[[ Available records, beginning ]]
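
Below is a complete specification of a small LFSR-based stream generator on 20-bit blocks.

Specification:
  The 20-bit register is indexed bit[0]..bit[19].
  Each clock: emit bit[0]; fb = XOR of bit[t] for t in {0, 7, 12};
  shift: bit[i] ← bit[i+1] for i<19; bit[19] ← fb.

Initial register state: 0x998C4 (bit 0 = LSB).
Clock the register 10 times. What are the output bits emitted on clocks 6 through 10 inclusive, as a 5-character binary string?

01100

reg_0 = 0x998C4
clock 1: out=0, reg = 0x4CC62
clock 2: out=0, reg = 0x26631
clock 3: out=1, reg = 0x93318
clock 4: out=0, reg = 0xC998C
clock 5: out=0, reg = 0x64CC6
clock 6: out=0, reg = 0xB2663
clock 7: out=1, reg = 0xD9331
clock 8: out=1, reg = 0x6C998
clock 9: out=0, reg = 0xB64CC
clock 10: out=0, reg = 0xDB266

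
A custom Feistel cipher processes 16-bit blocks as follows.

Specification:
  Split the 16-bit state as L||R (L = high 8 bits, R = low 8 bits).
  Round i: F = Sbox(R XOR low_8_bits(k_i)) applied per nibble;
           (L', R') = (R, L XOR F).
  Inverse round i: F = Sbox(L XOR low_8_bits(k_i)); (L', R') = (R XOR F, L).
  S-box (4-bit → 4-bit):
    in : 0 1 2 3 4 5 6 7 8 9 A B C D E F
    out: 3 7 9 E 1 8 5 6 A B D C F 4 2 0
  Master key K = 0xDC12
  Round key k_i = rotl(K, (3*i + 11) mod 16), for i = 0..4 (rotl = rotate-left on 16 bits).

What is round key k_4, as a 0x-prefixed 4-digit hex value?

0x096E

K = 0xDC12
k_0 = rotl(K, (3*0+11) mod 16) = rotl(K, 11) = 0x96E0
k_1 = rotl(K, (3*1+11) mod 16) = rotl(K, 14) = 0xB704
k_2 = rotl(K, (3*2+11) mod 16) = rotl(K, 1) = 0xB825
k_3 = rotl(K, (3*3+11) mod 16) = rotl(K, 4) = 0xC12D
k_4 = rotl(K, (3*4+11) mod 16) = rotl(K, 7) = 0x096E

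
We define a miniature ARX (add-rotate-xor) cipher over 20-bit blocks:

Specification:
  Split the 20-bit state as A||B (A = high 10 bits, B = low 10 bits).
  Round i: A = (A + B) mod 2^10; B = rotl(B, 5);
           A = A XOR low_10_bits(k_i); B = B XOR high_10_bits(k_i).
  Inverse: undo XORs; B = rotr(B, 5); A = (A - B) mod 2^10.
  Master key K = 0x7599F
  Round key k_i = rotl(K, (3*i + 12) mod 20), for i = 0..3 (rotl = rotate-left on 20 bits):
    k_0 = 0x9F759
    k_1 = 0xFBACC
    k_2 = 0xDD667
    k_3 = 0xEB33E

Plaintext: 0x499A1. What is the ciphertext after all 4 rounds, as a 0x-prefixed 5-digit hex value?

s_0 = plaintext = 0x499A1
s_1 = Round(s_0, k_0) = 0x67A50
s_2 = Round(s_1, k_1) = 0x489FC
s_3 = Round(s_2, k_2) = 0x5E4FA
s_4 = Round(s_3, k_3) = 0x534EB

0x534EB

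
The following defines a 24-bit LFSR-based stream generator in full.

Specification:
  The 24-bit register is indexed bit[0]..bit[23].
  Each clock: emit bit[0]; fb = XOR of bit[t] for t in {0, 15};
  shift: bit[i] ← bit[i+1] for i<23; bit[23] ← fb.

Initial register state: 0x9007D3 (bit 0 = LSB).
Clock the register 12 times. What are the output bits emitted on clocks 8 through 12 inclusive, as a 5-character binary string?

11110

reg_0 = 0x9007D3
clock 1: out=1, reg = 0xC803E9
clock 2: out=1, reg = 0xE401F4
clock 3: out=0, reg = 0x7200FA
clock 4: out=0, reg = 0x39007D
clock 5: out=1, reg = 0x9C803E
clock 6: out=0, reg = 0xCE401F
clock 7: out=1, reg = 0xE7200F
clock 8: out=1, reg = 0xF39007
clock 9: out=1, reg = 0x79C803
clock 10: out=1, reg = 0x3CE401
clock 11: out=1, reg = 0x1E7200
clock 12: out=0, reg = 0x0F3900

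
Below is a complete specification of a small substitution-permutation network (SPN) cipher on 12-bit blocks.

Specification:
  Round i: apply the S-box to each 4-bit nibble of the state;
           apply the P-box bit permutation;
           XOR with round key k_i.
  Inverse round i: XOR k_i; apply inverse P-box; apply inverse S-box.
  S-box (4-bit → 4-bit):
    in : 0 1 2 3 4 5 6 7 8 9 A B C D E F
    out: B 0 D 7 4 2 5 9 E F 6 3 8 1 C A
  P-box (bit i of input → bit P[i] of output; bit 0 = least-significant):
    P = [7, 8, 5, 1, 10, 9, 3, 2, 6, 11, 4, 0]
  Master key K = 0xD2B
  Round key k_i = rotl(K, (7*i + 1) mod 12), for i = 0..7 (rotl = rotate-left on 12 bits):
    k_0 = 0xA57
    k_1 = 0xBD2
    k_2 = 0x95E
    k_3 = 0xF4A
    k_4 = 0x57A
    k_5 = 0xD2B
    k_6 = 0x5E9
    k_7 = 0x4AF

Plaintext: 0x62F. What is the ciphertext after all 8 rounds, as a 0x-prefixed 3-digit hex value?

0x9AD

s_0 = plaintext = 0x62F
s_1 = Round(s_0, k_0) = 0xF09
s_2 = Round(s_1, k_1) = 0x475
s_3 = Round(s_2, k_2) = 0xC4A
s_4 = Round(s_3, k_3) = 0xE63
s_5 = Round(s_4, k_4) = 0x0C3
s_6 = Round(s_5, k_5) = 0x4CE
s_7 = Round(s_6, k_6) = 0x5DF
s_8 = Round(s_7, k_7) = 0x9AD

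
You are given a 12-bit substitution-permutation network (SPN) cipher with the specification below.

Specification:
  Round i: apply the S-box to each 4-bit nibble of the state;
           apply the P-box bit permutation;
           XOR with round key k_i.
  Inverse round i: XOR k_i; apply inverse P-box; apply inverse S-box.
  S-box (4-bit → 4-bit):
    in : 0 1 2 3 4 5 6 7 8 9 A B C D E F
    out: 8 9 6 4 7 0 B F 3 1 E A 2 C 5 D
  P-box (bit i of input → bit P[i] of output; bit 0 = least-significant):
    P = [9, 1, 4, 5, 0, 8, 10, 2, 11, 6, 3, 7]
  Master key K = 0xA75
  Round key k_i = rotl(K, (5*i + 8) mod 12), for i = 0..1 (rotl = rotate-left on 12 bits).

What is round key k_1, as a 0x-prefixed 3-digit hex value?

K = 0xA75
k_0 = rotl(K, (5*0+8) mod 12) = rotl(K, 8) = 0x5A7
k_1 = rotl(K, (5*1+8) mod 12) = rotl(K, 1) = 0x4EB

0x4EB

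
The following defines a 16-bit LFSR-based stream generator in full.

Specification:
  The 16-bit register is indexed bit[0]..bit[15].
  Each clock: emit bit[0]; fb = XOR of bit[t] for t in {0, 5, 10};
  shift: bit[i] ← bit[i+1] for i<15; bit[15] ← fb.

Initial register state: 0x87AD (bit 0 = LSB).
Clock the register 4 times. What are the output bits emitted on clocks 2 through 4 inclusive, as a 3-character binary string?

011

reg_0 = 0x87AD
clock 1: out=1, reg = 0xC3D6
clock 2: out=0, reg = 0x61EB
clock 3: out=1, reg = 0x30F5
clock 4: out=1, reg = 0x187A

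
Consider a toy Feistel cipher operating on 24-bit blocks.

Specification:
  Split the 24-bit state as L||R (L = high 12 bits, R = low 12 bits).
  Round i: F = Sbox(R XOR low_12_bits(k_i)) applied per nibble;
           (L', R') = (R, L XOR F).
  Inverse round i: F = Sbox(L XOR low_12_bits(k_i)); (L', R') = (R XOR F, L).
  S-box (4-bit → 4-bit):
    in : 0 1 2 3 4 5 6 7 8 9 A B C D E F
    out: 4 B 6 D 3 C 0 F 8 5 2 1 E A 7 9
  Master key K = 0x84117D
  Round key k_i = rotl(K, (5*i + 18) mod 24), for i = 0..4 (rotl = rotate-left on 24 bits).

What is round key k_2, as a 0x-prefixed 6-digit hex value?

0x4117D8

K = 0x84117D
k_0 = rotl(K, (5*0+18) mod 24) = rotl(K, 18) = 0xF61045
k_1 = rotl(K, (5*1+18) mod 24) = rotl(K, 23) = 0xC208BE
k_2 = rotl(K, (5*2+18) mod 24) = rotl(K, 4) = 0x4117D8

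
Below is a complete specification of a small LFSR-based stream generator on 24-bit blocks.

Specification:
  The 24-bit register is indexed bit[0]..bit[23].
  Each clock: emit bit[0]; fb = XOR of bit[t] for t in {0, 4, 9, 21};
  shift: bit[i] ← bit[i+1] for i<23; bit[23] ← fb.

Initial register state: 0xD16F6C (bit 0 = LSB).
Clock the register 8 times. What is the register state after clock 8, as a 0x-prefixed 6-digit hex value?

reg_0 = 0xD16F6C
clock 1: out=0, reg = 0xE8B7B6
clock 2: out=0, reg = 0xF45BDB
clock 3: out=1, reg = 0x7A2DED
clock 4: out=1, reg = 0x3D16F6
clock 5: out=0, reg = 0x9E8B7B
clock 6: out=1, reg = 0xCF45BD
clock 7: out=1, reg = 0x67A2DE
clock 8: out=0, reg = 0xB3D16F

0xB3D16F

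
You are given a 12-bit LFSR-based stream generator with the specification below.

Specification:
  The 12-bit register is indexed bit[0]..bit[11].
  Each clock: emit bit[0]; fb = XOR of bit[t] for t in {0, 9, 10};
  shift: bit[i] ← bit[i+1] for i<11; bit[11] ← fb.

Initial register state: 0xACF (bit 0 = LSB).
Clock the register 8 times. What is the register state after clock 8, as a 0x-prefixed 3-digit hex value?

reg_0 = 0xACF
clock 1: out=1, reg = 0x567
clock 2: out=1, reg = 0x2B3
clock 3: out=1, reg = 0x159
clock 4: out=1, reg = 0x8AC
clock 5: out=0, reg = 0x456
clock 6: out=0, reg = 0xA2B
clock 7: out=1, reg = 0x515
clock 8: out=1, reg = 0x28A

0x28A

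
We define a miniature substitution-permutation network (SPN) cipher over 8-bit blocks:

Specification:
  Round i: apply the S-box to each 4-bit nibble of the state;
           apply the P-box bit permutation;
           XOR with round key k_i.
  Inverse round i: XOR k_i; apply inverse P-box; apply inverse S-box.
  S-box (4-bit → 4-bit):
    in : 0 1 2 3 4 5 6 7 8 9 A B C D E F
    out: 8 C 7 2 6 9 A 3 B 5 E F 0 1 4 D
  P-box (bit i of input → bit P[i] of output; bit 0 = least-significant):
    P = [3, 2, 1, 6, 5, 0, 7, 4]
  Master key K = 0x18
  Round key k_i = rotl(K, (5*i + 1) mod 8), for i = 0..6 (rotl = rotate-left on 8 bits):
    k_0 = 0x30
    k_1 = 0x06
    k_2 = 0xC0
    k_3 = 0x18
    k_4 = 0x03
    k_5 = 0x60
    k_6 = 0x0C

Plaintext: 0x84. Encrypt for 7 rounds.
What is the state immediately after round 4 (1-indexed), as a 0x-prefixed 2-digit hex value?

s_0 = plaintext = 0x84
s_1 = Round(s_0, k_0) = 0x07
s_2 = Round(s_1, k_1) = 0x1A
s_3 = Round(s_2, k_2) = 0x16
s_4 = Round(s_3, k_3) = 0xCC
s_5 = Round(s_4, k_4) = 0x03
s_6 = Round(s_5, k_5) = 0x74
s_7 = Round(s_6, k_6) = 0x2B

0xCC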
[[ Available records, end ]]
Could you write out, exactly as they stand, only the lines above that begin at the line with "Master key K = 0xDC12" and stop after the line with "A = A XOR low_10_bits(k_i);"?

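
  Master key K = 0xDC12
  Round key k_i = rotl(K, (3*i + 11) mod 16), for i = 0..4 (rotl = rotate-left on 16 bits).

What is round key k_4, as a 0x-prefixed 4-digit hex value?

0x096E

K = 0xDC12
k_0 = rotl(K, (3*0+11) mod 16) = rotl(K, 11) = 0x96E0
k_1 = rotl(K, (3*1+11) mod 16) = rotl(K, 14) = 0xB704
k_2 = rotl(K, (3*2+11) mod 16) = rotl(K, 1) = 0xB825
k_3 = rotl(K, (3*3+11) mod 16) = rotl(K, 4) = 0xC12D
k_4 = rotl(K, (3*4+11) mod 16) = rotl(K, 7) = 0x096E

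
We define a miniature ARX (add-rotate-xor) cipher over 20-bit blocks:

Specification:
  Split the 20-bit state as A||B (A = high 10 bits, B = low 10 bits).
  Round i: A = (A + B) mod 2^10; B = rotl(B, 5);
           A = A XOR low_10_bits(k_i); B = B XOR high_10_bits(k_i).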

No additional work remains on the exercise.